Study material –
>>>

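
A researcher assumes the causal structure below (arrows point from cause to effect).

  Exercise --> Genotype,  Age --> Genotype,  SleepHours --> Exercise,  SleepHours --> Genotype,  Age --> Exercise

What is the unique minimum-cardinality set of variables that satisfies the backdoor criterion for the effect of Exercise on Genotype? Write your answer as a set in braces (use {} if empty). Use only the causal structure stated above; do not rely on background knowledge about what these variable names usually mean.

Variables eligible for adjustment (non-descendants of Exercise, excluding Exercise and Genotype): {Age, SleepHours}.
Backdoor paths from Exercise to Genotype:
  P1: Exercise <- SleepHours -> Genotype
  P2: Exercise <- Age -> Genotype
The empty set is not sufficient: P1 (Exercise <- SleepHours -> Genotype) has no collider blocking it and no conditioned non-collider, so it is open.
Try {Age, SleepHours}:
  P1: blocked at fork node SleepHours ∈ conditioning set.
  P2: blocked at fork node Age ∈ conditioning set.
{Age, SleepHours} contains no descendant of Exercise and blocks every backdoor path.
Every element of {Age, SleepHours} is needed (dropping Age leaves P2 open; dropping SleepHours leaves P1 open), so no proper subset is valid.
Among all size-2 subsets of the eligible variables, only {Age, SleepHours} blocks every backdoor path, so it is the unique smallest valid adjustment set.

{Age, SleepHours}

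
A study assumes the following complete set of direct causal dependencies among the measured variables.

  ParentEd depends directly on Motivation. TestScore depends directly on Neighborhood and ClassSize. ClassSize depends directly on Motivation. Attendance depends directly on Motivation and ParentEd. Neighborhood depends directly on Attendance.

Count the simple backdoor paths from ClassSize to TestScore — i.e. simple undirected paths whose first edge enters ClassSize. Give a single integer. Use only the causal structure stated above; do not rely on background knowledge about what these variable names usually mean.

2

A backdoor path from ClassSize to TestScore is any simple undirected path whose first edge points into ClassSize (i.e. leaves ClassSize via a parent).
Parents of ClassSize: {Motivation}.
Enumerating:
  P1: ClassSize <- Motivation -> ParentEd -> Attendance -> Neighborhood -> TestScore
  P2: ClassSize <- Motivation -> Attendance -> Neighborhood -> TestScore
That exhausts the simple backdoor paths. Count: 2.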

<<<

Instructions to follow – Output each line exactly, from the first line of the data down to the line that contains "Age --> Exercise", both included.

Task response –
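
A researcher assumes the causal structure below (arrows point from cause to effect).

  Exercise --> Genotype,  Age --> Genotype,  SleepHours --> Exercise,  SleepHours --> Genotype,  Age --> Exercise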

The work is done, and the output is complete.